**Data for the task:**
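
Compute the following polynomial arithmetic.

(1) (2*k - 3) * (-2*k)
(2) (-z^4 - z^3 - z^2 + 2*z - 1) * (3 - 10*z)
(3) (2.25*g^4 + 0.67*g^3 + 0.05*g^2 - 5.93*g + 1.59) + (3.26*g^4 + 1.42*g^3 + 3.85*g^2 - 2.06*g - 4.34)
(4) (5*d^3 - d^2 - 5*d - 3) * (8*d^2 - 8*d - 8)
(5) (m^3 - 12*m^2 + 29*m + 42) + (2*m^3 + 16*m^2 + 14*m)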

--

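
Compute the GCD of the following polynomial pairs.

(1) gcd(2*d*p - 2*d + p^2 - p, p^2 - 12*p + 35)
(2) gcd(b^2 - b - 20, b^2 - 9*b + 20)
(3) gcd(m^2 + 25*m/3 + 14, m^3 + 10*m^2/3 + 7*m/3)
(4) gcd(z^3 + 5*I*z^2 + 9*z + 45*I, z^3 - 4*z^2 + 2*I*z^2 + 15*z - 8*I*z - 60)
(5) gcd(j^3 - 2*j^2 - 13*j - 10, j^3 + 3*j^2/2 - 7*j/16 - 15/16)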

**Exercise requirements:** Once you find the line with "(2) gcd(b^2 - b - 20, b^2 - 9*b + 20)" in the entries above, output it and each line after it up to and including the line with "(5) gcd(j^3 - 2*j^2", and nothing else.

**Response for this exercise:**
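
(2) gcd(b^2 - b - 20, b^2 - 9*b + 20)
(3) gcd(m^2 + 25*m/3 + 14, m^3 + 10*m^2/3 + 7*m/3)
(4) gcd(z^3 + 5*I*z^2 + 9*z + 45*I, z^3 - 4*z^2 + 2*I*z^2 + 15*z - 8*I*z - 60)
(5) gcd(j^3 - 2*j^2 - 13*j - 10, j^3 + 3*j^2/2 - 7*j/16 - 15/16)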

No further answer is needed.